EXERCISE DETAILS
In the entries below, the lines from the one with "South site: Kilo" through the one with "Central site: Kilo" are to be copied exactly; both ends count.

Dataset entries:
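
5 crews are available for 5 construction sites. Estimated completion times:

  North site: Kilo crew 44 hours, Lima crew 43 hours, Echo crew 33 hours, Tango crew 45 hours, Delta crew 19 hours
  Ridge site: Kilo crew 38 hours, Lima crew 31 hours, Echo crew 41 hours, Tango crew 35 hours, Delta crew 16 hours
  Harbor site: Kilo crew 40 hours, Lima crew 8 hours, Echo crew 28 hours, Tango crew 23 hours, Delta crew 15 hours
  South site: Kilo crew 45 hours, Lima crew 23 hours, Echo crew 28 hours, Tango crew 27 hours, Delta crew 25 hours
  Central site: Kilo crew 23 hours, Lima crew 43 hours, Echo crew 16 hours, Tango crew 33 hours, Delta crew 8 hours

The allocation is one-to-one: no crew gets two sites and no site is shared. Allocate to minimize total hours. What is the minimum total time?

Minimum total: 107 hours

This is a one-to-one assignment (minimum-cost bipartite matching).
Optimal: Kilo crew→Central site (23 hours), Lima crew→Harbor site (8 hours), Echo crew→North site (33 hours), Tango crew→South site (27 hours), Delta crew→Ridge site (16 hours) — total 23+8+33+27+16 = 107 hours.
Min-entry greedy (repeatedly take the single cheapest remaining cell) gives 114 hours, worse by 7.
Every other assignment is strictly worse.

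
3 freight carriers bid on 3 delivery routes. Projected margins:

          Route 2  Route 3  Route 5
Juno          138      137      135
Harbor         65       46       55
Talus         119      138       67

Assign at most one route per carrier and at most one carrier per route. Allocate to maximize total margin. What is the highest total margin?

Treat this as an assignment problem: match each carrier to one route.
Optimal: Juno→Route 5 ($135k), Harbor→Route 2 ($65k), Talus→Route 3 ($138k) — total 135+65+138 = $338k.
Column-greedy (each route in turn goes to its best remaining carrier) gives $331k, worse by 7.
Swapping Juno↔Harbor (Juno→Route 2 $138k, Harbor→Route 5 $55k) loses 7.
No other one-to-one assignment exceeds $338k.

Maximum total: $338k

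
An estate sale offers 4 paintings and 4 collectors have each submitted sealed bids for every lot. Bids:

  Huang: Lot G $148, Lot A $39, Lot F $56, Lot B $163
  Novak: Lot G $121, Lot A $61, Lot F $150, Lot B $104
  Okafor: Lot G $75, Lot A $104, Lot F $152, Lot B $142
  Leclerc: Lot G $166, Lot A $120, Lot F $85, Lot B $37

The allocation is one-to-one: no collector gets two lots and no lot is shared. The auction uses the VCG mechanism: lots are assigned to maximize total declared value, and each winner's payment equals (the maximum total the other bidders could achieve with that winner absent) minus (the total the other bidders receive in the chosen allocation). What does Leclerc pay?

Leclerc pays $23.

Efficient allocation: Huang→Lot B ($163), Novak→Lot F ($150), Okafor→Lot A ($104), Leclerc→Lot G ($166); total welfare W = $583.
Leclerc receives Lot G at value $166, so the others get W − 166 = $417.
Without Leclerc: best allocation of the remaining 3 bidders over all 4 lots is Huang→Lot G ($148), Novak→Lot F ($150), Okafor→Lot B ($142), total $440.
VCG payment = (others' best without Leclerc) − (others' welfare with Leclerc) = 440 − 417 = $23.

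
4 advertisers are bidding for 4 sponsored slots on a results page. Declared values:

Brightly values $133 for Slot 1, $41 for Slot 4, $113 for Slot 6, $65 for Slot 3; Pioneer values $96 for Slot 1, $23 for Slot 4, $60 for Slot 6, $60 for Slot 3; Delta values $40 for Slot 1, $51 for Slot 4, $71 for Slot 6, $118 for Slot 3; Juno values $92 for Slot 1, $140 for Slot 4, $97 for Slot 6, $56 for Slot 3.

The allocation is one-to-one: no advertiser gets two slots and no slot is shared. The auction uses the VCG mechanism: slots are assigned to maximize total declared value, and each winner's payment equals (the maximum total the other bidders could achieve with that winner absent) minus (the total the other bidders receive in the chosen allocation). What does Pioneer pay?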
* * *
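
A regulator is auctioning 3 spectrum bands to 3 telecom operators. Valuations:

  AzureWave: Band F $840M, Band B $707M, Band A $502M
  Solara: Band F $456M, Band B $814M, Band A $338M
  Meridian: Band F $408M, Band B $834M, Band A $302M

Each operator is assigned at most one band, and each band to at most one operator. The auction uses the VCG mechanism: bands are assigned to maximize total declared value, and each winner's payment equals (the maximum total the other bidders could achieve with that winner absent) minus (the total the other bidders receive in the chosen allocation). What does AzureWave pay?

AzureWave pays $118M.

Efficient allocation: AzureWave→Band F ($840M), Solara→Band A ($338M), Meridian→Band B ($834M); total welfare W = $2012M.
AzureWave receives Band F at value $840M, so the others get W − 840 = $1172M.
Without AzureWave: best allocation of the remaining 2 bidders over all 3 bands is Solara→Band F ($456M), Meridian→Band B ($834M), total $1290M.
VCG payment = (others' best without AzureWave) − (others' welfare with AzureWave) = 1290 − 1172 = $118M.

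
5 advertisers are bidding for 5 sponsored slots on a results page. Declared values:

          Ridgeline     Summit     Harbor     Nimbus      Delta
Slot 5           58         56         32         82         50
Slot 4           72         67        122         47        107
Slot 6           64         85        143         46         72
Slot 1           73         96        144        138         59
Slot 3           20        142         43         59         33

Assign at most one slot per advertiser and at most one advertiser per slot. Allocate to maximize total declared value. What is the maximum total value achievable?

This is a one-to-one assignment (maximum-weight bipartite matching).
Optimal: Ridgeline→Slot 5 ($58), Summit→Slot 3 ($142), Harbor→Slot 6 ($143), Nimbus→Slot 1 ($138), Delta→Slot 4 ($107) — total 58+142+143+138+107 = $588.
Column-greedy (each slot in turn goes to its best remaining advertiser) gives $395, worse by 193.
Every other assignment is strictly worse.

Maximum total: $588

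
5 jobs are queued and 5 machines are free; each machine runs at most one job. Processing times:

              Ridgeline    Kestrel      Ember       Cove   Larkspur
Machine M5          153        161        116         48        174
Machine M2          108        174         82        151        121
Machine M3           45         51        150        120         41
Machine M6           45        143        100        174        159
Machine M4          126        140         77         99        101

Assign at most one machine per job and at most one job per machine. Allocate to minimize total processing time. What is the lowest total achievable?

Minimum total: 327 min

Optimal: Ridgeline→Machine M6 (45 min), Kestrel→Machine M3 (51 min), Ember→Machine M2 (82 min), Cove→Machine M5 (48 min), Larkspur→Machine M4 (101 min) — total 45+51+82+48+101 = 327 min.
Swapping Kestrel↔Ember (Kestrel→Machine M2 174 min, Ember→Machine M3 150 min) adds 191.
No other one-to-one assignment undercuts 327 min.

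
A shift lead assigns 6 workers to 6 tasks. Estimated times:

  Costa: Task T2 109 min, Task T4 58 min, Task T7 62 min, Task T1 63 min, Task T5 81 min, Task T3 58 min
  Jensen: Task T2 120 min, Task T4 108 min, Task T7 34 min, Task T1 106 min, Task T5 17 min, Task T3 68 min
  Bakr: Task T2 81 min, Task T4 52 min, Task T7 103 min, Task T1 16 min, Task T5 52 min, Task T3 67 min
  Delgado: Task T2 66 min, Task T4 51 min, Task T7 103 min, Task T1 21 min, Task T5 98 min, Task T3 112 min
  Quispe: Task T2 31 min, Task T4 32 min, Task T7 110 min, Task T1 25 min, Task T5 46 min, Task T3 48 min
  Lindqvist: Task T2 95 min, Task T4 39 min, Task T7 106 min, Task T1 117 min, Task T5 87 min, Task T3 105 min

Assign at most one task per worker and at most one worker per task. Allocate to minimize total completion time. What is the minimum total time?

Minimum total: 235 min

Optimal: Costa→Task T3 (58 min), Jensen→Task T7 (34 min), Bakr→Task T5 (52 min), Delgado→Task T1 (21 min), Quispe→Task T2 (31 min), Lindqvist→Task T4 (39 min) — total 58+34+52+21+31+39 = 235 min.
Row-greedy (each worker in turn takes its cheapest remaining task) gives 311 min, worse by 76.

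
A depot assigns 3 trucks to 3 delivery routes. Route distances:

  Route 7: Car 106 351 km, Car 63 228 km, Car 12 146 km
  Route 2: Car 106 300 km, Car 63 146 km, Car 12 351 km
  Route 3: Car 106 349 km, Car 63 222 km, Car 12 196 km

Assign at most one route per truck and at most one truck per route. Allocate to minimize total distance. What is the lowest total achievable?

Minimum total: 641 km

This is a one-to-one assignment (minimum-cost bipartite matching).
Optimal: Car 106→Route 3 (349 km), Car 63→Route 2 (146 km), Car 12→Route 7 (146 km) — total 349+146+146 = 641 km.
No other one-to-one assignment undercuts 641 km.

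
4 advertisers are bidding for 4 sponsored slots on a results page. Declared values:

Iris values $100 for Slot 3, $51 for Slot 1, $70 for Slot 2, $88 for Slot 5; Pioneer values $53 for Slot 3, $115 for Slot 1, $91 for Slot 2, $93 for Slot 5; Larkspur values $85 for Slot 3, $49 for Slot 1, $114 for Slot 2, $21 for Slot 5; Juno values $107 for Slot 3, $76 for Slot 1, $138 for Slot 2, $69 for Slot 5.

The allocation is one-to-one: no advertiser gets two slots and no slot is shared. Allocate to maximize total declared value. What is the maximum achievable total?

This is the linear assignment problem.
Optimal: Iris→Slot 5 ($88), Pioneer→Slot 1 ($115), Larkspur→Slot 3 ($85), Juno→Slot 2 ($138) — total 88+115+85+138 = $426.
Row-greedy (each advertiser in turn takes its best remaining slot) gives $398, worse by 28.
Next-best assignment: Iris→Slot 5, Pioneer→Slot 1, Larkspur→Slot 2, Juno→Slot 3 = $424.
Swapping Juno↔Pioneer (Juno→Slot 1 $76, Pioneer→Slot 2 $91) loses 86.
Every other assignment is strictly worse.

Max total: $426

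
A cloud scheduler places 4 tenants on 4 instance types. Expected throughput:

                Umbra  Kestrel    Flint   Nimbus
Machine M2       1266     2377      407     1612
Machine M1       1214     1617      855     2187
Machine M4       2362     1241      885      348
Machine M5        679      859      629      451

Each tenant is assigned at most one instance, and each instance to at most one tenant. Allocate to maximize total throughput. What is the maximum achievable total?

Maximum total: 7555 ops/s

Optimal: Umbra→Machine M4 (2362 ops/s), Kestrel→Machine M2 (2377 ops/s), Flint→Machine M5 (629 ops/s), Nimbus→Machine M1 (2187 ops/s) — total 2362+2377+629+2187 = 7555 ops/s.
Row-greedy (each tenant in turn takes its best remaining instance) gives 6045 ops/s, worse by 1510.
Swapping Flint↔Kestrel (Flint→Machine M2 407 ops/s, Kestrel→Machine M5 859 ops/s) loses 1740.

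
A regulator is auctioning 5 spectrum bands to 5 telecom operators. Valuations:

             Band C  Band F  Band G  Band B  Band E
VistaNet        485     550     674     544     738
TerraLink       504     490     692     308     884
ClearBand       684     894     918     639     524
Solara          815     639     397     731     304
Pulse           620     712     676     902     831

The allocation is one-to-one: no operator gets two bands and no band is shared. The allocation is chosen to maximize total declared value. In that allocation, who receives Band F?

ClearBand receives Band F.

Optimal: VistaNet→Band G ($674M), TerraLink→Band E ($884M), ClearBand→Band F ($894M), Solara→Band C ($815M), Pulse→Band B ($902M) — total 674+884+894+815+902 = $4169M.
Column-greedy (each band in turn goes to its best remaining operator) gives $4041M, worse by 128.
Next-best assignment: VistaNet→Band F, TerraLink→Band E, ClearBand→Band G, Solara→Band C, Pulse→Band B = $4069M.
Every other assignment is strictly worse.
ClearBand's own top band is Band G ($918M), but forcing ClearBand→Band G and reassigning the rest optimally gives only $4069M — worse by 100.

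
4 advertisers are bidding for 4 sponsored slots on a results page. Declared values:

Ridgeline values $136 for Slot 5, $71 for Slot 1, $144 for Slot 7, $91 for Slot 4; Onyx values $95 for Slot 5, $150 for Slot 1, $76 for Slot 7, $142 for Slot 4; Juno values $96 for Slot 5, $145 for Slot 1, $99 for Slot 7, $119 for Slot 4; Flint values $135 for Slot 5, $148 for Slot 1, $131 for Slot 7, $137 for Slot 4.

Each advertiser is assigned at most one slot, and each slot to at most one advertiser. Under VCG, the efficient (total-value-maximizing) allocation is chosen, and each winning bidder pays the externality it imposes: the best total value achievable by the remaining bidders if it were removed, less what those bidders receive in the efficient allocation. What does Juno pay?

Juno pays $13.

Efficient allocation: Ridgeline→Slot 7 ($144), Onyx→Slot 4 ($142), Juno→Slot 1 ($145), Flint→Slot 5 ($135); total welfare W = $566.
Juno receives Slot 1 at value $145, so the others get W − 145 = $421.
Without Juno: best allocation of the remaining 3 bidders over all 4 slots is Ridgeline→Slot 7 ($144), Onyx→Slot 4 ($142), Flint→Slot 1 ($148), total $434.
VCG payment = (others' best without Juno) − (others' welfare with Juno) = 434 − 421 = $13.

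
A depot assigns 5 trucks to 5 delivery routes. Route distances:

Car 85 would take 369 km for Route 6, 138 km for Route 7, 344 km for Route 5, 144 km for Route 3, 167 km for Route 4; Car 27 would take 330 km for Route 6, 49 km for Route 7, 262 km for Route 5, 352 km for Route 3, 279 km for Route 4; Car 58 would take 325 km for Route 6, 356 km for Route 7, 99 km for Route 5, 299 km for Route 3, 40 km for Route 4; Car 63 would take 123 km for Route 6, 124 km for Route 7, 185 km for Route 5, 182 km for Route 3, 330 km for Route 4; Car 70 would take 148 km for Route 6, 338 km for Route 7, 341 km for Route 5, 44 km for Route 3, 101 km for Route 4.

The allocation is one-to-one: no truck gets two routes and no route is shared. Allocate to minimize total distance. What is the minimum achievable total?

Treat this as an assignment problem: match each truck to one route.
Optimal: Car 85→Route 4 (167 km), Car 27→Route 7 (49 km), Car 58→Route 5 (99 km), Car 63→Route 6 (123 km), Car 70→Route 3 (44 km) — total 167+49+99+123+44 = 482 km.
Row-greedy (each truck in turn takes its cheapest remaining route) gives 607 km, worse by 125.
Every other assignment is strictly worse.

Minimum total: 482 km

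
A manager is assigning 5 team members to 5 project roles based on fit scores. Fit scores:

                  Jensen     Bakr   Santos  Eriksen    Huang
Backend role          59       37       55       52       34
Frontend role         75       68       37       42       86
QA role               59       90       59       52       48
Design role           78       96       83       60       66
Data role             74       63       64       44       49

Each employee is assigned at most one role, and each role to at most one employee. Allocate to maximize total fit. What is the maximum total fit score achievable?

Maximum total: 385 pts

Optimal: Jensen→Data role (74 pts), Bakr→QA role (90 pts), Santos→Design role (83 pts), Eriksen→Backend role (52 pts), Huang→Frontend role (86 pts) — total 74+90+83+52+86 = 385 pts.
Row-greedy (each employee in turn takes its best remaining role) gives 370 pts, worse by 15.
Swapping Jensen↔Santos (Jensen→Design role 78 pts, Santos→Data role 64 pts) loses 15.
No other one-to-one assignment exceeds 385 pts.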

EXPECTED ANSWER
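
  South site: Kilo crew 45 hours, Lima crew 23 hours, Echo crew 28 hours, Tango crew 27 hours, Delta crew 25 hours
  Central site: Kilo crew 23 hours, Lima crew 43 hours, Echo crew 16 hours, Tango crew 33 hours, Delta crew 8 hours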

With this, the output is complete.